Please return all of the records that follow, exactly as written.
▽
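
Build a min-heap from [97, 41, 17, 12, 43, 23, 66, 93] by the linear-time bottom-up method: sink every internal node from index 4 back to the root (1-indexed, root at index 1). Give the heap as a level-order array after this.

[12, 41, 17, 93, 43, 23, 66, 97]

sift down from index 4: already satisfies heap property
sift down from index 3: already satisfies heap property
sift down from index 2:
  41 vs smaller child 12 at index 4, swap → [97, 12, 17, 41, 43, 23, 66, 93]
sift down from index 1:
  97 vs smaller child 12 at index 2, swap → [12, 97, 17, 41, 43, 23, 66, 93]
  97 vs smaller child 41 at index 4, swap → [12, 41, 17, 97, 43, 23, 66, 93]
  97 vs only child 93 at index 8, swap → [12, 41, 17, 93, 43, 23, 66, 97]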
△
■ Task answer
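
Build a min-heap from [97, 41, 17, 12, 43, 23, 66, 93] by the linear-time bottom-up method: sink every internal node from index 4 back to the root (1-indexed, root at index 1). Give the heap as a level-order array after this.

[12, 41, 17, 93, 43, 23, 66, 97]

sift down from index 4: already satisfies heap property
sift down from index 3: already satisfies heap property
sift down from index 2:
  41 vs smaller child 12 at index 4, swap → [97, 12, 17, 41, 43, 23, 66, 93]
sift down from index 1:
  97 vs smaller child 12 at index 2, swap → [12, 97, 17, 41, 43, 23, 66, 93]
  97 vs smaller child 41 at index 4, swap → [12, 41, 17, 97, 43, 23, 66, 93]
  97 vs only child 93 at index 8, swap → [12, 41, 17, 93, 43, 23, 66, 97]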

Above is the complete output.